-- Opening Marker --

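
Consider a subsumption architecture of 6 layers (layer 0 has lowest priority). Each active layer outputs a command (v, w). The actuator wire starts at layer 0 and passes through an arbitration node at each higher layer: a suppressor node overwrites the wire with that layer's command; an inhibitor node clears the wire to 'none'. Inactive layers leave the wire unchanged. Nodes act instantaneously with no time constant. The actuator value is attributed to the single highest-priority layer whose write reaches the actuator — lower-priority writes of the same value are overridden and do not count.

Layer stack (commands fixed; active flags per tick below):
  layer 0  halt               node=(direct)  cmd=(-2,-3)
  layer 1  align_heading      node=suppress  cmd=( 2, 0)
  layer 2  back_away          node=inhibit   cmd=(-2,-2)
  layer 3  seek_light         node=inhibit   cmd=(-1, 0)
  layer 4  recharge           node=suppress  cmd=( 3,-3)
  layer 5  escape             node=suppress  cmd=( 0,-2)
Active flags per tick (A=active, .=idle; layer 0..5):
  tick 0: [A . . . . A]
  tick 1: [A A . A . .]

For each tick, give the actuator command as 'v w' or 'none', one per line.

0 -2
none

tick 0:
  L0 halt: active, feeds wire = (-2, -3)
  L1 align_heading: idle → wire stays (-2, -3)
  L2 back_away: idle → wire stays (-2, -3)
  L3 seek_light: idle → wire stays (-2, -3)
  L4 recharge: idle → wire stays (-2, -3)
  L5 escape: active, suppressor → wire = (0, -2)
  actuator = (0, -2)
tick 1:
  L0 halt: active, feeds wire = (-2, -3)
  L1 align_heading: active, suppressor → wire = (2, 0)
  L2 back_away: idle → wire stays (2, 0)
  L3 seek_light: active, inhibitor → wire = none
  L4 recharge: idle → wire stays none
  L5 escape: idle → wire stays none
  actuator = none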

-- Closing Marker --

**Task requirements**
Each record above needs to be transcribed word for word.

**Finished exercise**
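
Consider a subsumption architecture of 6 layers (layer 0 has lowest priority). Each active layer outputs a command (v, w). The actuator wire starts at layer 0 and passes through an arbitration node at each higher layer: a suppressor node overwrites the wire with that layer's command; an inhibitor node clears the wire to 'none'. Inactive layers leave the wire unchanged. Nodes act instantaneously with no time constant. The actuator value is attributed to the single highest-priority layer whose write reaches the actuator — lower-priority writes of the same value are overridden and do not count.

Layer stack (commands fixed; active flags per tick below):
  layer 0  halt               node=(direct)  cmd=(-2,-3)
  layer 1  align_heading      node=suppress  cmd=( 2, 0)
  layer 2  back_away          node=inhibit   cmd=(-2,-2)
  layer 3  seek_light         node=inhibit   cmd=(-1, 0)
  layer 4  recharge           node=suppress  cmd=( 3,-3)
  layer 5  escape             node=suppress  cmd=( 0,-2)
Active flags per tick (A=active, .=idle; layer 0..5):
  tick 0: [A . . . . A]
  tick 1: [A A . A . .]

For each tick, give the actuator command as 'v w' or 'none', one per line.

0 -2
none

tick 0:
  L0 halt: active, feeds wire = (-2, -3)
  L1 align_heading: idle → wire stays (-2, -3)
  L2 back_away: idle → wire stays (-2, -3)
  L3 seek_light: idle → wire stays (-2, -3)
  L4 recharge: idle → wire stays (-2, -3)
  L5 escape: active, suppressor → wire = (0, -2)
  actuator = (0, -2)
tick 1:
  L0 halt: active, feeds wire = (-2, -3)
  L1 align_heading: active, suppressor → wire = (2, 0)
  L2 back_away: idle → wire stays (2, 0)
  L3 seek_light: active, inhibitor → wire = none
  L4 recharge: idle → wire stays none
  L5 escape: idle → wire stays none
  actuator = none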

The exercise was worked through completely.